_Material to process_

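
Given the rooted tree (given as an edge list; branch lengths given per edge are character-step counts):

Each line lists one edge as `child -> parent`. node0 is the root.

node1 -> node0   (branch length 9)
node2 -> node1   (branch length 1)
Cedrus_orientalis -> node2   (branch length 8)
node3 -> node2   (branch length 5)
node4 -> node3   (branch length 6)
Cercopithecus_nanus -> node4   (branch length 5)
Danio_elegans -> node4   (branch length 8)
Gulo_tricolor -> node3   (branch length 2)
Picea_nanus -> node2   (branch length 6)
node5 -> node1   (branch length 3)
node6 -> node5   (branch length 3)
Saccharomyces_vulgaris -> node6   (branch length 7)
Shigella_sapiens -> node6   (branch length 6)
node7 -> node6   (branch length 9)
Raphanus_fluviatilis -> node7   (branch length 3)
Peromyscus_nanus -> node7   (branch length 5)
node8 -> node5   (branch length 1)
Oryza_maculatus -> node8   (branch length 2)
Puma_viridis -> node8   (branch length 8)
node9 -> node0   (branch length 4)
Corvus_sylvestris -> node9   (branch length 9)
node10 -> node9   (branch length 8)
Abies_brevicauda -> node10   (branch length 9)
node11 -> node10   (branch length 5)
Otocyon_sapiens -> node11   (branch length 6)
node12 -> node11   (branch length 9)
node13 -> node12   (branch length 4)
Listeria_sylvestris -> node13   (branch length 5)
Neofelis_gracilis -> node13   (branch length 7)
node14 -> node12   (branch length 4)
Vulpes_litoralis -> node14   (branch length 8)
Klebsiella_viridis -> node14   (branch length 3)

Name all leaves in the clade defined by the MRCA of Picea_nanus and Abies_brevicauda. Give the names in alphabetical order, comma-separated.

Tracing Picea_nanus: it sits inside (Cedrus_orientalis,((Cercopithecus_nanus,Danio_elegans),Gulo_tricolor),Picea_nanus).
Tracing Abies_brevicauda: it sits inside (Abies_brevicauda,(Otocyon_sapiens,((Listeria_sylvestris,Neofelis_gracilis),(Vulpes_litoralis,Klebsiella_viridis)))).
The smallest clade enclosing both is the whole tree (their MRCA is the root), so the answer is all 18 tips in alphabetical order.

Abies_brevicauda, Cedrus_orientalis, Cercopithecus_nanus, Corvus_sylvestris, Danio_elegans, Gulo_tricolor, Klebsiella_viridis, Listeria_sylvestris, Neofelis_gracilis, Oryza_maculatus, Otocyon_sapiens, Peromyscus_nanus, Picea_nanus, Puma_viridis, Raphanus_fluviatilis, Saccharomyces_vulgaris, Shigella_sapiens, Vulpes_litoralis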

_Exercise objective_
Reproduce the data exactly, character for character.

_Response to the task_
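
Given the rooted tree (given as an edge list; branch lengths given per edge are character-step counts):

Each line lists one edge as `child -> parent`. node0 is the root.

node1 -> node0   (branch length 9)
node2 -> node1   (branch length 1)
Cedrus_orientalis -> node2   (branch length 8)
node3 -> node2   (branch length 5)
node4 -> node3   (branch length 6)
Cercopithecus_nanus -> node4   (branch length 5)
Danio_elegans -> node4   (branch length 8)
Gulo_tricolor -> node3   (branch length 2)
Picea_nanus -> node2   (branch length 6)
node5 -> node1   (branch length 3)
node6 -> node5   (branch length 3)
Saccharomyces_vulgaris -> node6   (branch length 7)
Shigella_sapiens -> node6   (branch length 6)
node7 -> node6   (branch length 9)
Raphanus_fluviatilis -> node7   (branch length 3)
Peromyscus_nanus -> node7   (branch length 5)
node8 -> node5   (branch length 1)
Oryza_maculatus -> node8   (branch length 2)
Puma_viridis -> node8   (branch length 8)
node9 -> node0   (branch length 4)
Corvus_sylvestris -> node9   (branch length 9)
node10 -> node9   (branch length 8)
Abies_brevicauda -> node10   (branch length 9)
node11 -> node10   (branch length 5)
Otocyon_sapiens -> node11   (branch length 6)
node12 -> node11   (branch length 9)
node13 -> node12   (branch length 4)
Listeria_sylvestris -> node13   (branch length 5)
Neofelis_gracilis -> node13   (branch length 7)
node14 -> node12   (branch length 4)
Vulpes_litoralis -> node14   (branch length 8)
Klebsiella_viridis -> node14   (branch length 3)

Name all leaves in the clade defined by the MRCA of Picea_nanus and Abies_brevicauda. Give the names in alphabetical order, comma-separated.

Tracing Picea_nanus: it sits inside (Cedrus_orientalis,((Cercopithecus_nanus,Danio_elegans),Gulo_tricolor),Picea_nanus).
Tracing Abies_brevicauda: it sits inside (Abies_brevicauda,(Otocyon_sapiens,((Listeria_sylvestris,Neofelis_gracilis),(Vulpes_litoralis,Klebsiella_viridis)))).
The smallest clade enclosing both is the whole tree (their MRCA is the root), so the answer is all 18 tips in alphabetical order.

Abies_brevicauda, Cedrus_orientalis, Cercopithecus_nanus, Corvus_sylvestris, Danio_elegans, Gulo_tricolor, Klebsiella_viridis, Listeria_sylvestris, Neofelis_gracilis, Oryza_maculatus, Otocyon_sapiens, Peromyscus_nanus, Picea_nanus, Puma_viridis, Raphanus_fluviatilis, Saccharomyces_vulgaris, Shigella_sapiens, Vulpes_litoralis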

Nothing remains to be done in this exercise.